» TASK TO COMPLETE
Each of the records below must be reproduced verbatim.
(RECORDS SUPPLIED)
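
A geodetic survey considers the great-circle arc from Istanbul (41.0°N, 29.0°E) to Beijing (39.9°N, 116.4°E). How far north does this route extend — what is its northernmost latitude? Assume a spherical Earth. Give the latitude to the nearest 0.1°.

The great circle lies in the plane with unit normal n̂ = (p₁ × p₂)/|p₁ × p₂|.
Here n̂_z ≈ +0.647; the vertex latitude is φ_max = arccos|n̂_z| ≈ 49.7°.
Check via Clairaut: cos φ_max = |cos φ₁| · sin C = cos(41.0°)·sin(59.0°) ≈ 0.647, again giving ≈ 49.7°.

≈ 49.7°N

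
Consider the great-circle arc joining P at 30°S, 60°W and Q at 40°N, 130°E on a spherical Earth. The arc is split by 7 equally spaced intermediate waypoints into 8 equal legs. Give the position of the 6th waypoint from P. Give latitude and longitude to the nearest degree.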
(End RECORDS SUPPLIED)
» WRITTEN REPLY
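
A geodetic survey considers the great-circle arc from Istanbul (41.0°N, 29.0°E) to Beijing (39.9°N, 116.4°E). How far north does this route extend — what is its northernmost latitude? Assume a spherical Earth. Give the latitude to the nearest 0.1°.

The great circle lies in the plane with unit normal n̂ = (p₁ × p₂)/|p₁ × p₂|.
Here n̂_z ≈ +0.647; the vertex latitude is φ_max = arccos|n̂_z| ≈ 49.7°.
Check via Clairaut: cos φ_max = |cos φ₁| · sin C = cos(41.0°)·sin(59.0°) ≈ 0.647, again giving ≈ 49.7°.

≈ 49.7°N

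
Consider the great-circle arc joining P at 30°S, 60°W and Q at 40°N, 130°E on a spherical Earth. The arc is split by 7 equally spaced intermediate waypoints into 8 equal legs. Give the position of the 6th waypoint from P. Give latitude and longitude to the nearest degree.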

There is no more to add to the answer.